## WORK ITEM
Set down word for word the lines that begin the entries and run through the line containing "The Poincaré inequality". Give nothing further.

Items listed in a dataset:
BEGIN
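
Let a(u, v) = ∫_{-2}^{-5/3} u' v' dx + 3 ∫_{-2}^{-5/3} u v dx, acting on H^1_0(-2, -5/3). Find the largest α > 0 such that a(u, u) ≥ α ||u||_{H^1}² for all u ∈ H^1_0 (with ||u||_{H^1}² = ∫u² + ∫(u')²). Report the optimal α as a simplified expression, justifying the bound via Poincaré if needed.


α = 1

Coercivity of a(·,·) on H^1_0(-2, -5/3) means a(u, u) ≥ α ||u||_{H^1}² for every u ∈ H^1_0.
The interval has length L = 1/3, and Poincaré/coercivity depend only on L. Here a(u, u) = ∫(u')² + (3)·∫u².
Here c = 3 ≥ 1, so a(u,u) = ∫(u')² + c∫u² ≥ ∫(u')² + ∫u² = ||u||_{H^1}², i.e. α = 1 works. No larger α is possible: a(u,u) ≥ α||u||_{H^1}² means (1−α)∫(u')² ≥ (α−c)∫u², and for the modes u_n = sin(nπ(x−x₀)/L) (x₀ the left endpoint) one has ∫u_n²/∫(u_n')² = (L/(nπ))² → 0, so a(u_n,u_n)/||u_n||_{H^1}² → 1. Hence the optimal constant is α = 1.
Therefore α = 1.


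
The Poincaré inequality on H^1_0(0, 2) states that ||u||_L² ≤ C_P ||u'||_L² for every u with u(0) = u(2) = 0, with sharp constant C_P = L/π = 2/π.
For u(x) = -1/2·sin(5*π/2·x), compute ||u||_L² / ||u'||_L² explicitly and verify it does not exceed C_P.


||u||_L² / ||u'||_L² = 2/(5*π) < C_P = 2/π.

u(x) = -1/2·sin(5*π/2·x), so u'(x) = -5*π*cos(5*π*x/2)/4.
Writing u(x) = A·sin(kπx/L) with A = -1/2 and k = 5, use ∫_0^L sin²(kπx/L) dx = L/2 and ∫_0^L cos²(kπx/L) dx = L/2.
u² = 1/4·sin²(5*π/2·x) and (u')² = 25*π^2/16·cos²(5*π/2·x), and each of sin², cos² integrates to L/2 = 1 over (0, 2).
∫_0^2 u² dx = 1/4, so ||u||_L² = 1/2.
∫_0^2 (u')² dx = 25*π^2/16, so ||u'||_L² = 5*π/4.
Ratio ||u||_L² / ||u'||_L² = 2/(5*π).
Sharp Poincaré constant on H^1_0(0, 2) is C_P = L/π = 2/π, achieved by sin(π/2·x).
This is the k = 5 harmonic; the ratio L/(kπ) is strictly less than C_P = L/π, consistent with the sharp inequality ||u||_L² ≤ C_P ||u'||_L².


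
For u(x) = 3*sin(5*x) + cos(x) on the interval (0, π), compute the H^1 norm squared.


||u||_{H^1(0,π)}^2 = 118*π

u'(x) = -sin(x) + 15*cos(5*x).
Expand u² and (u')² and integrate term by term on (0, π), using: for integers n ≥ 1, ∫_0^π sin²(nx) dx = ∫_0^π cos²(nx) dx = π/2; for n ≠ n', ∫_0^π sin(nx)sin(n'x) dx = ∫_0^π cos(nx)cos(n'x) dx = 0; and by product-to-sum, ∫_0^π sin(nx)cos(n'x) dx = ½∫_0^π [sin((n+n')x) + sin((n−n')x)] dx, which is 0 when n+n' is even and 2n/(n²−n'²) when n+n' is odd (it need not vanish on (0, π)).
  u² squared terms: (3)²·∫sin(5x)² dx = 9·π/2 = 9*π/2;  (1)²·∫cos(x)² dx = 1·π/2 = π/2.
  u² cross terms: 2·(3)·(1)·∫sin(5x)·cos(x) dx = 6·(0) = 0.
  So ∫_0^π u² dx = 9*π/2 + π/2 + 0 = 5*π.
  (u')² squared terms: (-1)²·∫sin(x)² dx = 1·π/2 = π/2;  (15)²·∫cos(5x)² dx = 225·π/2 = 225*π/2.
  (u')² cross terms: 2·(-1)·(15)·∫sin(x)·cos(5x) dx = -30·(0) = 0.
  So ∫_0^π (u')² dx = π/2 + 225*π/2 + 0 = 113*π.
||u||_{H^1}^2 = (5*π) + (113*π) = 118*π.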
END
## ANSWER FOR THIS EXERCISE
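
Let a(u, v) = ∫_{-2}^{-5/3} u' v' dx + 3 ∫_{-2}^{-5/3} u v dx, acting on H^1_0(-2, -5/3). Find the largest α > 0 such that a(u, u) ≥ α ||u||_{H^1}² for all u ∈ H^1_0 (with ||u||_{H^1}² = ∫u² + ∫(u')²). Report the optimal α as a simplified expression, justifying the bound via Poincaré if needed.


α = 1

Coercivity of a(·,·) on H^1_0(-2, -5/3) means a(u, u) ≥ α ||u||_{H^1}² for every u ∈ H^1_0.
The interval has length L = 1/3, and Poincaré/coercivity depend only on L. Here a(u, u) = ∫(u')² + (3)·∫u².
Here c = 3 ≥ 1, so a(u,u) = ∫(u')² + c∫u² ≥ ∫(u')² + ∫u² = ||u||_{H^1}², i.e. α = 1 works. No larger α is possible: a(u,u) ≥ α||u||_{H^1}² means (1−α)∫(u')² ≥ (α−c)∫u², and for the modes u_n = sin(nπ(x−x₀)/L) (x₀ the left endpoint) one has ∫u_n²/∫(u_n')² = (L/(nπ))² → 0, so a(u_n,u_n)/||u_n||_{H^1}² → 1. Hence the optimal constant is α = 1.
Therefore α = 1.


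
The Poincaré inequality on H^1_0(0, 2) states that ||u||_L² ≤ C_P ||u'||_L² for every u with u(0) = u(2) = 0, with sharp constant C_P = L/π = 2/π.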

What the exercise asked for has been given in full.